What is being asked: Where a line below holds the string "planar", that line goes into the answer.

Provided records:
◇ ◇ ◇

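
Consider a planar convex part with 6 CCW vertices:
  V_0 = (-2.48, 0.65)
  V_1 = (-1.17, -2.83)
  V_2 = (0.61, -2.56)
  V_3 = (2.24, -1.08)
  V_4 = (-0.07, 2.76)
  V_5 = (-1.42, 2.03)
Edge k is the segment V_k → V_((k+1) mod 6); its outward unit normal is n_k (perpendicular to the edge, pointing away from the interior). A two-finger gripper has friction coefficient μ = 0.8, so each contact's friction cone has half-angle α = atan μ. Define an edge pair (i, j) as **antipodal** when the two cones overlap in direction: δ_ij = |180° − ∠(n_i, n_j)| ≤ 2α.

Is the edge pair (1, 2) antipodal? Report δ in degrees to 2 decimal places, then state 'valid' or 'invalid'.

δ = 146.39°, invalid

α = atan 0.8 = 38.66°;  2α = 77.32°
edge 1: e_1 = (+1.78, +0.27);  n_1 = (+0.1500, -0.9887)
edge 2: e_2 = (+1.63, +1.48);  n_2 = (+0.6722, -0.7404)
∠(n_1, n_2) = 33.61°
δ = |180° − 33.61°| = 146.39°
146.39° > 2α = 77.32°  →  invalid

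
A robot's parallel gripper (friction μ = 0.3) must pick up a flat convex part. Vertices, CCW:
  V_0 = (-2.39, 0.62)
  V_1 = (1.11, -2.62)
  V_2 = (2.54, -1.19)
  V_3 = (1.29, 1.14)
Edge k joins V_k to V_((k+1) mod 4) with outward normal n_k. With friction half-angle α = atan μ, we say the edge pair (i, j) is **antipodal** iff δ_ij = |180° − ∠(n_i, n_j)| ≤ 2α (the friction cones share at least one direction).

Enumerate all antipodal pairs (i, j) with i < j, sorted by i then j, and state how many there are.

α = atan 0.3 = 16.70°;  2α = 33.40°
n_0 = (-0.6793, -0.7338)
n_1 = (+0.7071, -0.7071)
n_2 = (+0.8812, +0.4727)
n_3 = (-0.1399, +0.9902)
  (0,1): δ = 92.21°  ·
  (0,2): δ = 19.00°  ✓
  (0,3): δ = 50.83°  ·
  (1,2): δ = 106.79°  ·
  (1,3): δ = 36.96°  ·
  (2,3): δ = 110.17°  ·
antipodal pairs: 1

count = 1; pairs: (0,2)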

◇ ◇ ◇

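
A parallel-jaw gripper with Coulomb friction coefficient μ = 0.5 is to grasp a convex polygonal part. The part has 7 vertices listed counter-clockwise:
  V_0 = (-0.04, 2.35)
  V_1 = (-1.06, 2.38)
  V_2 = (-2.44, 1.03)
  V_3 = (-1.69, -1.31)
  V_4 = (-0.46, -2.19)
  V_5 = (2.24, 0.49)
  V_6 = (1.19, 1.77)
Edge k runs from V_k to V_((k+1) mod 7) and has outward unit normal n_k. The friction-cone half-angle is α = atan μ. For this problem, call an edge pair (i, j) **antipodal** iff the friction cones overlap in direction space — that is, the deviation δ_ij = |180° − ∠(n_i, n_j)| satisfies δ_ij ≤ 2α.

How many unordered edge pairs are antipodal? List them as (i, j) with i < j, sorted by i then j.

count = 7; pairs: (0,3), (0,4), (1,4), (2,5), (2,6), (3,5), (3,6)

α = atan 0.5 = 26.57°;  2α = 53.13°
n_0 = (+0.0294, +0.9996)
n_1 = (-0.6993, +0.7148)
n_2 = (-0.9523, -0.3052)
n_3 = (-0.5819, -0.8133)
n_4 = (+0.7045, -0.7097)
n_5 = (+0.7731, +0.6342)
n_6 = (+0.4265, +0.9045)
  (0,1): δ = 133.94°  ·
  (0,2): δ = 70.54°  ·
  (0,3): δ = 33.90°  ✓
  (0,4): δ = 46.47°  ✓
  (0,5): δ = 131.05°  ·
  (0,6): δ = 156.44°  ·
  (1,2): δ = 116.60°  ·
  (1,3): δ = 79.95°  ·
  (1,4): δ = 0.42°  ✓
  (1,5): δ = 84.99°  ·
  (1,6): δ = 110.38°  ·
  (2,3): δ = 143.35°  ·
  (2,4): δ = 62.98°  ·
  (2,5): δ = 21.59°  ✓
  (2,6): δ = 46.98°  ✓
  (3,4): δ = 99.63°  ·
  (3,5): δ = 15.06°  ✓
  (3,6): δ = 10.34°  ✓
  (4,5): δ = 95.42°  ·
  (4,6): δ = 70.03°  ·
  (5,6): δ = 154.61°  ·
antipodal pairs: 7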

◇ ◇ ◇

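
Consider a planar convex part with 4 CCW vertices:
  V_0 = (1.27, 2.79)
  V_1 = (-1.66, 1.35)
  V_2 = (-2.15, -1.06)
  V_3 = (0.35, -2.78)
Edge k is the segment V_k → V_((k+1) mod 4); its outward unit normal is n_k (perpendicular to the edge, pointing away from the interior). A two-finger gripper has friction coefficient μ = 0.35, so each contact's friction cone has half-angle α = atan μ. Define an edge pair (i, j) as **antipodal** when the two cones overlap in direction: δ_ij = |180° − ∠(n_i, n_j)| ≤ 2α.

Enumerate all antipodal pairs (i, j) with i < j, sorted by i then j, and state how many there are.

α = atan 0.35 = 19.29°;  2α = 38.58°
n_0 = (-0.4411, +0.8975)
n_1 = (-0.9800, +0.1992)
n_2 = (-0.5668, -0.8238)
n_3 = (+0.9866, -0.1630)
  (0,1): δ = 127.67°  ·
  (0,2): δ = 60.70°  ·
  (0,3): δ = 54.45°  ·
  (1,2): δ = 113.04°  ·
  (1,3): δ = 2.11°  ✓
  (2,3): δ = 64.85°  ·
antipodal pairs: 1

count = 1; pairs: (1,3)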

◇ ◇ ◇

Answer to this task:
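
Consider a planar convex part with 6 CCW vertices:
Consider a planar convex part with 4 CCW vertices: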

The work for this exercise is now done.